## WHAT TO DO
In exact form, please repeat the records from their opening line down to the line with "Fernley | 3184 |", including that line.

## RECORD EXCERPTS

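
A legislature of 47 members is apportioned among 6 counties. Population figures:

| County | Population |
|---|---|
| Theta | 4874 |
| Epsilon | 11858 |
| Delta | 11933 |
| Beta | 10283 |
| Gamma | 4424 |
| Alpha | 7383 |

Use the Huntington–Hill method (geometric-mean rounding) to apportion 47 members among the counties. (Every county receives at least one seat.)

Theta: 5; Epsilon: 11; Delta: 11; Beta: 9; Gamma: 4; Alpha: 7

With divisor 1087: modified quotas Theta 4.484, Epsilon 10.909, Delta 10.978, Beta 9.460, Gamma 4.070, Alpha 6.792.
Geometric-mean thresholds: Theta √(4·5)=4.472, Epsilon √(10·11)=10.488, Delta √(10·11)=10.488, Beta √(9·10)=9.487, Gamma √(4·5)=4.472, Alpha √(6·7)=6.481.
Each quota rounded against its threshold gives Theta 5, Epsilon 11, Delta 11, Beta 9, Gamma 4, Alpha 7 (total 47).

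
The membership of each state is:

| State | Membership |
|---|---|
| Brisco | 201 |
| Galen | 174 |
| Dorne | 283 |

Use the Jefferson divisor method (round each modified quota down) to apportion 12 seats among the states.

Brisco: 4, Galen: 3, Dorne: 5

Standard divisor 658/12 ≈ 54.833; standard quotas: Brisco 3.666, Galen 3.173, Dorne 5.161.
Rounding down gives 3, 3, 5 = 11 seats, so the divisor must be adjusted.
With modified divisor 49: modified quotas Brisco 4.102, Galen 3.551, Dorne 5.776.
Rounding down: Brisco 4, Galen 3, Dorne 5 (total 12).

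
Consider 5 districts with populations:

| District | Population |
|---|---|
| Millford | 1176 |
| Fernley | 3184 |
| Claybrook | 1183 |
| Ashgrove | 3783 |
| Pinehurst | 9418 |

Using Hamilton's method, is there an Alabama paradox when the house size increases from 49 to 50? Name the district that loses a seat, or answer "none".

At 49 seats: Millford 3, Fernley 8, Claybrook 3, Ashgrove 10, Pinehurst 25.
At 50 seats: Millford 3, Fernley 9, Claybrook 3, Ashgrove 10, Pinehurst 25.
No district's allocation decreased.

none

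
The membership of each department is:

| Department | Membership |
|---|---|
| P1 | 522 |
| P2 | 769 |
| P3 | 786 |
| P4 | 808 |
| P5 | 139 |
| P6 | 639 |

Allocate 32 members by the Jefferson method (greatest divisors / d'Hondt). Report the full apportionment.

Standard divisor 3663/32 ≈ 114.469; standard quotas: P1 4.560, P2 6.718, P3 6.867, P4 7.059, P5 1.214, P6 5.582.
Rounding down gives 4, 6, 6, 7, 1, 5 = 29 seats, so the divisor must be adjusted.
With modified divisor 105: modified quotas P1 4.971, P2 7.324, P3 7.486, P4 7.695, P5 1.324, P6 6.086.
Rounding down: P1 4, P2 7, P3 7, P4 7, P5 1, P6 6 (total 32).

P1=4, P2=7, P3=7, P4=7, P5=1, P6=6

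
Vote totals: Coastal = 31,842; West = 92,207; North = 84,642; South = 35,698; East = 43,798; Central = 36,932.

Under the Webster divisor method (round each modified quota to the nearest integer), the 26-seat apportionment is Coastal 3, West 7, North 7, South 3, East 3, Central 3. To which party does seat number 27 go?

Priority for the next seat is population ÷ (current seats + 0.5).
Priorities: Coastal 9097.714, West 12294.267, North 11285.600, South 10199.429, East 12513.714, Central 10552.000.
Highest priority: East.

East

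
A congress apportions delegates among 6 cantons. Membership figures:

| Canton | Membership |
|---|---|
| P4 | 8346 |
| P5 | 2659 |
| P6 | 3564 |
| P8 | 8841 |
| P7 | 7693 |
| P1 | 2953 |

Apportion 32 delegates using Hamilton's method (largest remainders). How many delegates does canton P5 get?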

## THE COMPLETED TASK
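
A legislature of 47 members is apportioned among 6 counties. Population figures:

| County | Population |
|---|---|
| Theta | 4874 |
| Epsilon | 11858 |
| Delta | 11933 |
| Beta | 10283 |
| Gamma | 4424 |
| Alpha | 7383 |

Use the Huntington–Hill method (geometric-mean rounding) to apportion 47 members among the counties. (Every county receives at least one seat.)

Theta: 5; Epsilon: 11; Delta: 11; Beta: 9; Gamma: 4; Alpha: 7

With divisor 1087: modified quotas Theta 4.484, Epsilon 10.909, Delta 10.978, Beta 9.460, Gamma 4.070, Alpha 6.792.
Geometric-mean thresholds: Theta √(4·5)=4.472, Epsilon √(10·11)=10.488, Delta √(10·11)=10.488, Beta √(9·10)=9.487, Gamma √(4·5)=4.472, Alpha √(6·7)=6.481.
Each quota rounded against its threshold gives Theta 5, Epsilon 11, Delta 11, Beta 9, Gamma 4, Alpha 7 (total 47).

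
The membership of each state is:

| State | Membership |
|---|---|
| Brisco | 201 |
| Galen | 174 |
| Dorne | 283 |

Use the Jefferson divisor method (round each modified quota down) to apportion 12 seats among the states.

Brisco: 4, Galen: 3, Dorne: 5

Standard divisor 658/12 ≈ 54.833; standard quotas: Brisco 3.666, Galen 3.173, Dorne 5.161.
Rounding down gives 3, 3, 5 = 11 seats, so the divisor must be adjusted.
With modified divisor 49: modified quotas Brisco 4.102, Galen 3.551, Dorne 5.776.
Rounding down: Brisco 4, Galen 3, Dorne 5 (total 12).

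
Consider 5 districts with populations:

| District | Population |
|---|---|
| Millford | 1176 |
| Fernley | 3184 |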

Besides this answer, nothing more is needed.